Locate the line containing "-b + cos(b)*u_b = 0" in the material below; repeat it and every line after it, exactly as written.
==============================
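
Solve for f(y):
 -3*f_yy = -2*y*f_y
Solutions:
 f(y) = C1 + C2*erfi(sqrt(3)*y/3)


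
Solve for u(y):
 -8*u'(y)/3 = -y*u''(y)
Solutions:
 u(y) = C1 + C2*y^(11/3)


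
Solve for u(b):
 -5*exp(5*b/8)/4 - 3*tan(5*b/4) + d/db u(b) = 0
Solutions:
 u(b) = C1 + 2*exp(5*b/8) - 12*log(cos(5*b/4))/5


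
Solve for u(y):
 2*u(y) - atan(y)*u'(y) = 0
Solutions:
 u(y) = C1*exp(2*Integral(1/atan(y), y))


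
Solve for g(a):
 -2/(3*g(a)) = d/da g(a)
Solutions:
 g(a) = -sqrt(C1 - 12*a)/3
 g(a) = sqrt(C1 - 12*a)/3


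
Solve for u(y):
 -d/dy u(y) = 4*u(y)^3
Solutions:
 u(y) = -sqrt(2)*sqrt(-1/(C1 - 4*y))/2
 u(y) = sqrt(2)*sqrt(-1/(C1 - 4*y))/2


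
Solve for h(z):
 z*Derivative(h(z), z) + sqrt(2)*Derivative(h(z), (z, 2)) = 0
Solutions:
 h(z) = C1 + C2*erf(2^(1/4)*z/2)


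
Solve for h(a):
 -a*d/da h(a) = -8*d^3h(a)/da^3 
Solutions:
 h(a) = C1 + Integral(C2*airyai(a/2) + C3*airybi(a/2), a)


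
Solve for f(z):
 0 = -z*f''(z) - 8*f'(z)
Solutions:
 f(z) = C1 + C2/z^7


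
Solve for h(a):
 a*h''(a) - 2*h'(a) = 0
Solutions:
 h(a) = C1 + C2*a^3


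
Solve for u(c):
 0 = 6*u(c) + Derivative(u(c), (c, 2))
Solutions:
 u(c) = C1*sin(sqrt(6)*c) + C2*cos(sqrt(6)*c)


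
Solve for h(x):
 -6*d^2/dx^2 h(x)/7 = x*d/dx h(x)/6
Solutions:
 h(x) = C1 + C2*erf(sqrt(14)*x/12)


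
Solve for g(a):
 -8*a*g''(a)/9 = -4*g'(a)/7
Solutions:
 g(a) = C1 + C2*a^(23/14)


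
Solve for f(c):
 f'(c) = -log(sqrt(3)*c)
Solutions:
 f(c) = C1 - c*log(c) - c*log(3)/2 + c


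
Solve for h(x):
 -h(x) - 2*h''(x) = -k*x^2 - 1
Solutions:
 h(x) = C1*sin(sqrt(2)*x/2) + C2*cos(sqrt(2)*x/2) + k*x^2 - 4*k + 1


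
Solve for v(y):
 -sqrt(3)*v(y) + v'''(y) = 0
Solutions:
 v(y) = C3*exp(3^(1/6)*y) + (C1*sin(3^(2/3)*y/2) + C2*cos(3^(2/3)*y/2))*exp(-3^(1/6)*y/2)


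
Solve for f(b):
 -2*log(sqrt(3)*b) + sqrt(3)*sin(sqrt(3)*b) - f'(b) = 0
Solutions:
 f(b) = C1 - 2*b*log(b) - b*log(3) + 2*b - cos(sqrt(3)*b)


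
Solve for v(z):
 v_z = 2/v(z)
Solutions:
 v(z) = -sqrt(C1 + 4*z)
 v(z) = sqrt(C1 + 4*z)


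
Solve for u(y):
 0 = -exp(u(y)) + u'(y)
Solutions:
 u(y) = log(-1/(C1 + y))


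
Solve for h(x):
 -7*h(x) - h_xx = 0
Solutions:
 h(x) = C1*sin(sqrt(7)*x) + C2*cos(sqrt(7)*x)


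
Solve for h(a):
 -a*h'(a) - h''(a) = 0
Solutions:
 h(a) = C1 + C2*erf(sqrt(2)*a/2)


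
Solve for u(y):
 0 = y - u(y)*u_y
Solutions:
 u(y) = -sqrt(C1 + y^2)
 u(y) = sqrt(C1 + y^2)


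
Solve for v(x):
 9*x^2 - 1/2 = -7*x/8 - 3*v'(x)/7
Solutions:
 v(x) = C1 - 7*x^3 - 49*x^2/48 + 7*x/6


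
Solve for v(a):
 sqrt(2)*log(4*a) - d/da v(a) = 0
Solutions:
 v(a) = C1 + sqrt(2)*a*log(a) - sqrt(2)*a + 2*sqrt(2)*a*log(2)


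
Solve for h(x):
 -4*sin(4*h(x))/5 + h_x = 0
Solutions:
 -4*x/5 + log(cos(4*h(x)) - 1)/8 - log(cos(4*h(x)) + 1)/8 = C1


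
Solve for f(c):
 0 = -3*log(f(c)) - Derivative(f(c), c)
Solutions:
 li(f(c)) = C1 - 3*c


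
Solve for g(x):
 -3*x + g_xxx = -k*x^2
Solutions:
 g(x) = C1 + C2*x + C3*x^2 - k*x^5/60 + x^4/8


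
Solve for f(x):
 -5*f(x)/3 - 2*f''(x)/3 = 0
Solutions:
 f(x) = C1*sin(sqrt(10)*x/2) + C2*cos(sqrt(10)*x/2)


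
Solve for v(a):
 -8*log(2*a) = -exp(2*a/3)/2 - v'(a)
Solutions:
 v(a) = C1 + 8*a*log(a) + 8*a*(-1 + log(2)) - 3*exp(2*a/3)/4


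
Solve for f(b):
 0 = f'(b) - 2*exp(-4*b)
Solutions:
 f(b) = C1 - exp(-4*b)/2


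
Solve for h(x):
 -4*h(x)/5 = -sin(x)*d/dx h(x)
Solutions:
 h(x) = C1*(cos(x) - 1)^(2/5)/(cos(x) + 1)^(2/5)


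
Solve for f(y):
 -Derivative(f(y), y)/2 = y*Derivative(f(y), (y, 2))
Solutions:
 f(y) = C1 + C2*sqrt(y)


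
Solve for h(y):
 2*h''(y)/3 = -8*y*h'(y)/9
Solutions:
 h(y) = C1 + C2*erf(sqrt(6)*y/3)


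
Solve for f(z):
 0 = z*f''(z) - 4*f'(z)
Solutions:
 f(z) = C1 + C2*z^5


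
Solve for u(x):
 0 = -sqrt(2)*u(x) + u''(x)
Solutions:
 u(x) = C1*exp(-2^(1/4)*x) + C2*exp(2^(1/4)*x)


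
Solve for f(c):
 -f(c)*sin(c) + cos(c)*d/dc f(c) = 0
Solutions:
 f(c) = C1/cos(c)


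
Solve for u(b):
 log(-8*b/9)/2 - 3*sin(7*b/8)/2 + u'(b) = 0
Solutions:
 u(b) = C1 - b*log(-b)/2 - 3*b*log(2)/2 + b/2 + b*log(3) - 12*cos(7*b/8)/7


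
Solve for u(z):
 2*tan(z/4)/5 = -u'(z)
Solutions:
 u(z) = C1 + 8*log(cos(z/4))/5


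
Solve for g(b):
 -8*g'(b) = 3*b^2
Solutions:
 g(b) = C1 - b^3/8


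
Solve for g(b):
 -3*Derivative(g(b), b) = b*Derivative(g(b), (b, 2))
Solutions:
 g(b) = C1 + C2/b^2


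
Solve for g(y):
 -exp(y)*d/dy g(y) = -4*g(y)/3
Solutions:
 g(y) = C1*exp(-4*exp(-y)/3)


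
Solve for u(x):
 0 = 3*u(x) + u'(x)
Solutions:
 u(x) = C1*exp(-3*x)


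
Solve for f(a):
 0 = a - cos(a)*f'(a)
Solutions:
 f(a) = C1 + Integral(a/cos(a), a)


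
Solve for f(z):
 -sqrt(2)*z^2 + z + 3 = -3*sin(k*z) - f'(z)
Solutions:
 f(z) = C1 + sqrt(2)*z^3/3 - z^2/2 - 3*z + 3*cos(k*z)/k


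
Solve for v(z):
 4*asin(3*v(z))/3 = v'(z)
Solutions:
 Integral(1/asin(3*_y), (_y, v(z))) = C1 + 4*z/3


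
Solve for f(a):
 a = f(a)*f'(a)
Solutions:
 f(a) = -sqrt(C1 + a^2)
 f(a) = sqrt(C1 + a^2)


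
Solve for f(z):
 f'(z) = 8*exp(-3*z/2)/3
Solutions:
 f(z) = C1 - 16*exp(-3*z/2)/9


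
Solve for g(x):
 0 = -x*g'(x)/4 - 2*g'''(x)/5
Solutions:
 g(x) = C1 + Integral(C2*airyai(-5^(1/3)*x/2) + C3*airybi(-5^(1/3)*x/2), x)


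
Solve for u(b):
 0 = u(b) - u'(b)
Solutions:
 u(b) = C1*exp(b)


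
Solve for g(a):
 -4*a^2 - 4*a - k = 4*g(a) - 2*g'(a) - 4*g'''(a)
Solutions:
 g(a) = C1*exp(6^(1/3)*a*(-(18 + sqrt(330))^(1/3) + 6^(1/3)/(18 + sqrt(330))^(1/3))/12)*sin(2^(1/3)*3^(1/6)*a*(3*2^(1/3)/(18 + sqrt(330))^(1/3) + 3^(2/3)*(18 + sqrt(330))^(1/3))/12) + C2*exp(6^(1/3)*a*(-(18 + sqrt(330))^(1/3) + 6^(1/3)/(18 + sqrt(330))^(1/3))/12)*cos(2^(1/3)*3^(1/6)*a*(3*2^(1/3)/(18 + sqrt(330))^(1/3) + 3^(2/3)*(18 + sqrt(330))^(1/3))/12) + C3*exp(-6^(1/3)*a*(-(18 + sqrt(330))^(1/3) + 6^(1/3)/(18 + sqrt(330))^(1/3))/6) - a^2 - 2*a - k/4 - 1


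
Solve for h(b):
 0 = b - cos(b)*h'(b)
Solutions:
 h(b) = C1 + Integral(b/cos(b), b)


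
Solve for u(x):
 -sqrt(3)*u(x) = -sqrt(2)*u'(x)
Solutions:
 u(x) = C1*exp(sqrt(6)*x/2)


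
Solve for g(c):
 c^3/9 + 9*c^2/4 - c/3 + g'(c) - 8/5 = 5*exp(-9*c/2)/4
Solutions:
 g(c) = C1 - c^4/36 - 3*c^3/4 + c^2/6 + 8*c/5 - 5*exp(-9*c/2)/18


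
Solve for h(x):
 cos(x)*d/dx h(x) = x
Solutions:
 h(x) = C1 + Integral(x/cos(x), x)


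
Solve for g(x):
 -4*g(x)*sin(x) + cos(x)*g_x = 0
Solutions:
 g(x) = C1/cos(x)^4


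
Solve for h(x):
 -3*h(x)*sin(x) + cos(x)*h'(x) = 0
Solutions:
 h(x) = C1/cos(x)^3


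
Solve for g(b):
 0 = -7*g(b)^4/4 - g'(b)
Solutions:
 g(b) = 2^(2/3)*(1/(C1 + 21*b))^(1/3)
 g(b) = (-6^(2/3) - 3*2^(2/3)*3^(1/6)*I)*(1/(C1 + 7*b))^(1/3)/6
 g(b) = (-6^(2/3) + 3*2^(2/3)*3^(1/6)*I)*(1/(C1 + 7*b))^(1/3)/6


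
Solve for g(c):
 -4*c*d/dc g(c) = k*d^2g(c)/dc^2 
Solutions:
 g(c) = C1 + C2*sqrt(k)*erf(sqrt(2)*c*sqrt(1/k))


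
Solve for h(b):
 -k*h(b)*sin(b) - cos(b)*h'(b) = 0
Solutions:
 h(b) = C1*exp(k*log(cos(b)))


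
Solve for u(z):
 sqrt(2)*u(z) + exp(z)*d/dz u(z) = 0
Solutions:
 u(z) = C1*exp(sqrt(2)*exp(-z))


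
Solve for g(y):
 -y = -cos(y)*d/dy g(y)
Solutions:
 g(y) = C1 + Integral(y/cos(y), y)


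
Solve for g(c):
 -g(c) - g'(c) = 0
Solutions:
 g(c) = C1*exp(-c)


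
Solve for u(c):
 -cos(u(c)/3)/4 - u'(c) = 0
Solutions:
 c/4 - 3*log(sin(u(c)/3) - 1)/2 + 3*log(sin(u(c)/3) + 1)/2 = C1


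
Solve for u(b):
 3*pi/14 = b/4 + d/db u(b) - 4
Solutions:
 u(b) = C1 - b^2/8 + 3*pi*b/14 + 4*b


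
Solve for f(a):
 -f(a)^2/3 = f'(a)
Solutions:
 f(a) = 3/(C1 + a)


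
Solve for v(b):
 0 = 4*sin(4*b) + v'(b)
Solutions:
 v(b) = C1 + cos(4*b)


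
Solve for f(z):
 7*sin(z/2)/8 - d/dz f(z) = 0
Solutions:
 f(z) = C1 - 7*cos(z/2)/4


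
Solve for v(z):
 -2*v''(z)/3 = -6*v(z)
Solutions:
 v(z) = C1*exp(-3*z) + C2*exp(3*z)


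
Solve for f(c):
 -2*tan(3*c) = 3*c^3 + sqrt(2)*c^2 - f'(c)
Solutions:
 f(c) = C1 + 3*c^4/4 + sqrt(2)*c^3/3 - 2*log(cos(3*c))/3


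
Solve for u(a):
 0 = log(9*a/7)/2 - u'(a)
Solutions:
 u(a) = C1 + a*log(a)/2 - a*log(7)/2 - a/2 + a*log(3)


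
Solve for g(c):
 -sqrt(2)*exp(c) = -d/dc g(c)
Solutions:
 g(c) = C1 + sqrt(2)*exp(c)


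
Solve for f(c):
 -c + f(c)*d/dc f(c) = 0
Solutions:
 f(c) = -sqrt(C1 + c^2)
 f(c) = sqrt(C1 + c^2)


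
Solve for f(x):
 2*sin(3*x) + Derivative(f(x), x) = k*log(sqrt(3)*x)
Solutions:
 f(x) = C1 + k*x*(log(x) - 1) + k*x*log(3)/2 + 2*cos(3*x)/3


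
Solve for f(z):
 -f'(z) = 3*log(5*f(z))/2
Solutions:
 2*Integral(1/(log(_y) + log(5)), (_y, f(z)))/3 = C1 - z


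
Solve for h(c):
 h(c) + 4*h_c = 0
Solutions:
 h(c) = C1*exp(-c/4)


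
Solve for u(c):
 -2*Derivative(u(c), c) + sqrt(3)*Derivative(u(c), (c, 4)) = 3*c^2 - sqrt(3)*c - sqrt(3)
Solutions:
 u(c) = C1 + C4*exp(2^(1/3)*3^(5/6)*c/3) - c^3/2 + sqrt(3)*c^2/4 + sqrt(3)*c/2 + (C2*sin(6^(1/3)*c/2) + C3*cos(6^(1/3)*c/2))*exp(-2^(1/3)*3^(5/6)*c/6)


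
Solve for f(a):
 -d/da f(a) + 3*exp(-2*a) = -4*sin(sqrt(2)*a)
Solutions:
 f(a) = C1 - 2*sqrt(2)*cos(sqrt(2)*a) - 3*exp(-2*a)/2


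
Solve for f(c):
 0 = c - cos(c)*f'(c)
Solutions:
 f(c) = C1 + Integral(c/cos(c), c)


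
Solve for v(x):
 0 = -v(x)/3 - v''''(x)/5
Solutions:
 v(x) = (C1*sin(sqrt(2)*3^(3/4)*5^(1/4)*x/6) + C2*cos(sqrt(2)*3^(3/4)*5^(1/4)*x/6))*exp(-sqrt(2)*3^(3/4)*5^(1/4)*x/6) + (C3*sin(sqrt(2)*3^(3/4)*5^(1/4)*x/6) + C4*cos(sqrt(2)*3^(3/4)*5^(1/4)*x/6))*exp(sqrt(2)*3^(3/4)*5^(1/4)*x/6)


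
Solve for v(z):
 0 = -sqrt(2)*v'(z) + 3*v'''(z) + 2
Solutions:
 v(z) = C1 + C2*exp(-2^(1/4)*sqrt(3)*z/3) + C3*exp(2^(1/4)*sqrt(3)*z/3) + sqrt(2)*z


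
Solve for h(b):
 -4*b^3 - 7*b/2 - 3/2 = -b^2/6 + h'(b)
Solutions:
 h(b) = C1 - b^4 + b^3/18 - 7*b^2/4 - 3*b/2


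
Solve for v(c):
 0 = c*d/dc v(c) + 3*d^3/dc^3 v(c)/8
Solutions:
 v(c) = C1 + Integral(C2*airyai(-2*3^(2/3)*c/3) + C3*airybi(-2*3^(2/3)*c/3), c)


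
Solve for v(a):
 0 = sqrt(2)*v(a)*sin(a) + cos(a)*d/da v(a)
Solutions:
 v(a) = C1*cos(a)^(sqrt(2))


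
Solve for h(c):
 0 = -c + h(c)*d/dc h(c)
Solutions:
 h(c) = -sqrt(C1 + c^2)
 h(c) = sqrt(C1 + c^2)


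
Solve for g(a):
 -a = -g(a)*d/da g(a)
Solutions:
 g(a) = -sqrt(C1 + a^2)
 g(a) = sqrt(C1 + a^2)


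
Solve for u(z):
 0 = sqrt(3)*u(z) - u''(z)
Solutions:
 u(z) = C1*exp(-3^(1/4)*z) + C2*exp(3^(1/4)*z)


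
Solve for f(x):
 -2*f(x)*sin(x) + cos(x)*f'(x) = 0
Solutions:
 f(x) = C1/cos(x)^2


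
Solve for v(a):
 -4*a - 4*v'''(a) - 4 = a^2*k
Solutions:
 v(a) = C1 + C2*a + C3*a^2 - a^5*k/240 - a^4/24 - a^3/6


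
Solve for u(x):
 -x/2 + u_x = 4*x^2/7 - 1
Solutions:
 u(x) = C1 + 4*x^3/21 + x^2/4 - x


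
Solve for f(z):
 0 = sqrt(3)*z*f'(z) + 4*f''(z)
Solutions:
 f(z) = C1 + C2*erf(sqrt(2)*3^(1/4)*z/4)


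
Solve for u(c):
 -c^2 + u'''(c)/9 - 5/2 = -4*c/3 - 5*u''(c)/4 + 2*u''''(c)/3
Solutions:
 u(c) = C1 + C2*c + C3*exp(c*(1 - sqrt(271))/12) + C4*exp(c*(1 + sqrt(271))/12) + c^4/15 - 136*c^3/675 + 14989*c^2/10125


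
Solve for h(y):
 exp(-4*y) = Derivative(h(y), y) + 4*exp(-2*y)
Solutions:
 h(y) = C1 + 2*exp(-2*y) - exp(-4*y)/4


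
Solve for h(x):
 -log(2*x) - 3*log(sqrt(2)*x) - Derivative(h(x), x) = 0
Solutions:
 h(x) = C1 - 4*x*log(x) - 5*x*log(2)/2 + 4*x


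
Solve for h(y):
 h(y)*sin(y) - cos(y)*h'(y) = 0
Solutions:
 h(y) = C1/cos(y)


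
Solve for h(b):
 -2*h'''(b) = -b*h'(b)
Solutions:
 h(b) = C1 + Integral(C2*airyai(2^(2/3)*b/2) + C3*airybi(2^(2/3)*b/2), b)


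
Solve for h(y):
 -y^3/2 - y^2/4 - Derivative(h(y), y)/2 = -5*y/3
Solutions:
 h(y) = C1 - y^4/4 - y^3/6 + 5*y^2/3


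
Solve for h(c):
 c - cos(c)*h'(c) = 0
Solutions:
 h(c) = C1 + Integral(c/cos(c), c)


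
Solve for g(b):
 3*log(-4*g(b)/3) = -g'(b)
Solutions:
 Integral(1/(log(-_y) - log(3) + 2*log(2)), (_y, g(b)))/3 = C1 - b


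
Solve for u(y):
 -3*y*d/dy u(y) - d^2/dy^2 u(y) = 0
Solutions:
 u(y) = C1 + C2*erf(sqrt(6)*y/2)


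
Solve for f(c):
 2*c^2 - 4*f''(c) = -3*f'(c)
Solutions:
 f(c) = C1 + C2*exp(3*c/4) - 2*c^3/9 - 8*c^2/9 - 64*c/27


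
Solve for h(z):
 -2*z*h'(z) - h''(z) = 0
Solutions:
 h(z) = C1 + C2*erf(z)


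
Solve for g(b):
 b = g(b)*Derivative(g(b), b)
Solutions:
 g(b) = -sqrt(C1 + b^2)
 g(b) = sqrt(C1 + b^2)


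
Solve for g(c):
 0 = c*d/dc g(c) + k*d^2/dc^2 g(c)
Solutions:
 g(c) = C1 + C2*sqrt(k)*erf(sqrt(2)*c*sqrt(1/k)/2)


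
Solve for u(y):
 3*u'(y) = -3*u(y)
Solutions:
 u(y) = C1*exp(-y)


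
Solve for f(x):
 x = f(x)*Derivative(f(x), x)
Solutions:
 f(x) = -sqrt(C1 + x^2)
 f(x) = sqrt(C1 + x^2)


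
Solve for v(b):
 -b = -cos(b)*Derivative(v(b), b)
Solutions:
 v(b) = C1 + Integral(b/cos(b), b)


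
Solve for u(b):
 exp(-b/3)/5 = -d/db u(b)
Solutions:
 u(b) = C1 + 3*exp(-b/3)/5


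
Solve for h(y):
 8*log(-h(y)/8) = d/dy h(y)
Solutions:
 -Integral(1/(log(-_y) - 3*log(2)), (_y, h(y)))/8 = C1 - y


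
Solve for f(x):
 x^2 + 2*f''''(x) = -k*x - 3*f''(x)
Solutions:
 f(x) = C1 + C2*x + C3*sin(sqrt(6)*x/2) + C4*cos(sqrt(6)*x/2) - k*x^3/18 - x^4/36 + 2*x^2/9


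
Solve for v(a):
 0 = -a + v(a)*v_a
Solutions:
 v(a) = -sqrt(C1 + a^2)
 v(a) = sqrt(C1 + a^2)


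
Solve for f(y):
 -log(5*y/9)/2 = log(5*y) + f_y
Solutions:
 f(y) = C1 - 3*y*log(y)/2 - 3*y*log(5)/2 + y*log(3) + 3*y/2


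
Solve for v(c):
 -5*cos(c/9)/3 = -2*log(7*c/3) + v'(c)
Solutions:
 v(c) = C1 + 2*c*log(c) - 2*c*log(3) - 2*c + 2*c*log(7) - 15*sin(c/9)


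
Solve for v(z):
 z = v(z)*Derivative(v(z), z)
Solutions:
 v(z) = -sqrt(C1 + z^2)
 v(z) = sqrt(C1 + z^2)


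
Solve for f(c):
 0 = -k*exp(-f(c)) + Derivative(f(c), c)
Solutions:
 f(c) = log(C1 + c*k)


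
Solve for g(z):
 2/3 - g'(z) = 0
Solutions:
 g(z) = C1 + 2*z/3


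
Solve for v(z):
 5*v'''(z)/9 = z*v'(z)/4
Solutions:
 v(z) = C1 + Integral(C2*airyai(3^(2/3)*50^(1/3)*z/10) + C3*airybi(3^(2/3)*50^(1/3)*z/10), z)


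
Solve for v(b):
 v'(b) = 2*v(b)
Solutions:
 v(b) = C1*exp(2*b)


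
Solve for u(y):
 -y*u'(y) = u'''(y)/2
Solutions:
 u(y) = C1 + Integral(C2*airyai(-2^(1/3)*y) + C3*airybi(-2^(1/3)*y), y)


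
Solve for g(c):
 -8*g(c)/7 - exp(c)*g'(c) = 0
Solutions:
 g(c) = C1*exp(8*exp(-c)/7)


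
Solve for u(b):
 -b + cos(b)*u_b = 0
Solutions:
 u(b) = C1 + Integral(b/cos(b), b)


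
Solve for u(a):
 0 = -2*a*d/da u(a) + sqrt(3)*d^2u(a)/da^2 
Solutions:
 u(a) = C1 + C2*erfi(3^(3/4)*a/3)


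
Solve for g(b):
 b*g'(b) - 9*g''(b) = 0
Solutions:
 g(b) = C1 + C2*erfi(sqrt(2)*b/6)


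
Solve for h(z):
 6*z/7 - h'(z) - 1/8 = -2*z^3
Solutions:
 h(z) = C1 + z^4/2 + 3*z^2/7 - z/8


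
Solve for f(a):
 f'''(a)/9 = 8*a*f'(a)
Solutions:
 f(a) = C1 + Integral(C2*airyai(2*3^(2/3)*a) + C3*airybi(2*3^(2/3)*a), a)


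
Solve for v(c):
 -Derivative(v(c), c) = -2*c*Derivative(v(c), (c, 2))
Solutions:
 v(c) = C1 + C2*c^(3/2)


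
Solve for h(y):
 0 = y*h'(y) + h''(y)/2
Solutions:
 h(y) = C1 + C2*erf(y)


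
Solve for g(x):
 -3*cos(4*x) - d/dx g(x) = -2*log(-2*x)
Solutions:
 g(x) = C1 + 2*x*log(-x) - 2*x + 2*x*log(2) - 3*sin(4*x)/4


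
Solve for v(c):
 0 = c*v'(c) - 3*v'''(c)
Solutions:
 v(c) = C1 + Integral(C2*airyai(3^(2/3)*c/3) + C3*airybi(3^(2/3)*c/3), c)


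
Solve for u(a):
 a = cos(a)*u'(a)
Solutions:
 u(a) = C1 + Integral(a/cos(a), a)


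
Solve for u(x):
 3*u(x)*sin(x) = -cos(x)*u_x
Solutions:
 u(x) = C1*cos(x)^3


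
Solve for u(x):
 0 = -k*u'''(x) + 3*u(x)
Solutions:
 u(x) = C1*exp(3^(1/3)*x*(1/k)^(1/3)) + C2*exp(x*(-3^(1/3) + 3^(5/6)*I)*(1/k)^(1/3)/2) + C3*exp(-x*(3^(1/3) + 3^(5/6)*I)*(1/k)^(1/3)/2)


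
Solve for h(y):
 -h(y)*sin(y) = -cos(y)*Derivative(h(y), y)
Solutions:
 h(y) = C1/cos(y)


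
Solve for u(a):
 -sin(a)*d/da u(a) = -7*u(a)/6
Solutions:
 u(a) = C1*(cos(a) - 1)^(7/12)/(cos(a) + 1)^(7/12)


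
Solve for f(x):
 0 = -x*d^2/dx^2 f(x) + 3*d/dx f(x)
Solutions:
 f(x) = C1 + C2*x^4


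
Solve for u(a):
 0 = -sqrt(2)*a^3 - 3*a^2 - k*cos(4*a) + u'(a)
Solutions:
 u(a) = C1 + sqrt(2)*a^4/4 + a^3 + k*sin(4*a)/4


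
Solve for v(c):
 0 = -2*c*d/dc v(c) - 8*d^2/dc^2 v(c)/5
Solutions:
 v(c) = C1 + C2*erf(sqrt(10)*c/4)


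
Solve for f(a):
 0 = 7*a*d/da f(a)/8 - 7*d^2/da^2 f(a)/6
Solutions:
 f(a) = C1 + C2*erfi(sqrt(6)*a/4)


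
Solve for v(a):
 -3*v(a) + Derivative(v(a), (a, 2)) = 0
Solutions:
 v(a) = C1*exp(-sqrt(3)*a) + C2*exp(sqrt(3)*a)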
==============================
### Task answer
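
 -b + cos(b)*u_b = 0
Solutions:
 u(b) = C1 + Integral(b/cos(b), b)


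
Solve for u(a):
 0 = -2*a*d/da u(a) + sqrt(3)*d^2u(a)/da^2 
Solutions:
 u(a) = C1 + C2*erfi(3^(3/4)*a/3)


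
Solve for g(b):
 b*g'(b) - 9*g''(b) = 0
Solutions:
 g(b) = C1 + C2*erfi(sqrt(2)*b/6)


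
Solve for h(z):
 6*z/7 - h'(z) - 1/8 = -2*z^3
Solutions:
 h(z) = C1 + z^4/2 + 3*z^2/7 - z/8


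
Solve for f(a):
 f'''(a)/9 = 8*a*f'(a)
Solutions:
 f(a) = C1 + Integral(C2*airyai(2*3^(2/3)*a) + C3*airybi(2*3^(2/3)*a), a)


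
Solve for v(c):
 -Derivative(v(c), c) = -2*c*Derivative(v(c), (c, 2))
Solutions:
 v(c) = C1 + C2*c^(3/2)


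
Solve for h(y):
 0 = y*h'(y) + h''(y)/2
Solutions:
 h(y) = C1 + C2*erf(y)


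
Solve for g(x):
 -3*cos(4*x) - d/dx g(x) = -2*log(-2*x)
Solutions:
 g(x) = C1 + 2*x*log(-x) - 2*x + 2*x*log(2) - 3*sin(4*x)/4


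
Solve for v(c):
 0 = c*v'(c) - 3*v'''(c)
Solutions:
 v(c) = C1 + Integral(C2*airyai(3^(2/3)*c/3) + C3*airybi(3^(2/3)*c/3), c)


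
Solve for u(a):
 a = cos(a)*u'(a)
Solutions:
 u(a) = C1 + Integral(a/cos(a), a)


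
Solve for u(x):
 3*u(x)*sin(x) = -cos(x)*u_x
Solutions:
 u(x) = C1*cos(x)^3


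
Solve for u(x):
 0 = -k*u'''(x) + 3*u(x)
Solutions:
 u(x) = C1*exp(3^(1/3)*x*(1/k)^(1/3)) + C2*exp(x*(-3^(1/3) + 3^(5/6)*I)*(1/k)^(1/3)/2) + C3*exp(-x*(3^(1/3) + 3^(5/6)*I)*(1/k)^(1/3)/2)


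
Solve for h(y):
 -h(y)*sin(y) = -cos(y)*Derivative(h(y), y)
Solutions:
 h(y) = C1/cos(y)


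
Solve for u(a):
 -sin(a)*d/da u(a) = -7*u(a)/6
Solutions:
 u(a) = C1*(cos(a) - 1)^(7/12)/(cos(a) + 1)^(7/12)


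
Solve for f(x):
 0 = -x*d^2/dx^2 f(x) + 3*d/dx f(x)
Solutions:
 f(x) = C1 + C2*x^4


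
Solve for u(a):
 0 = -sqrt(2)*a^3 - 3*a^2 - k*cos(4*a) + u'(a)
Solutions:
 u(a) = C1 + sqrt(2)*a^4/4 + a^3 + k*sin(4*a)/4


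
Solve for v(c):
 0 = -2*c*d/dc v(c) - 8*d^2/dc^2 v(c)/5
Solutions:
 v(c) = C1 + C2*erf(sqrt(10)*c/4)


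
Solve for f(a):
 0 = 7*a*d/da f(a)/8 - 7*d^2/da^2 f(a)/6
Solutions:
 f(a) = C1 + C2*erfi(sqrt(6)*a/4)


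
Solve for v(a):
 -3*v(a) + Derivative(v(a), (a, 2)) = 0
Solutions:
 v(a) = C1*exp(-sqrt(3)*a) + C2*exp(sqrt(3)*a)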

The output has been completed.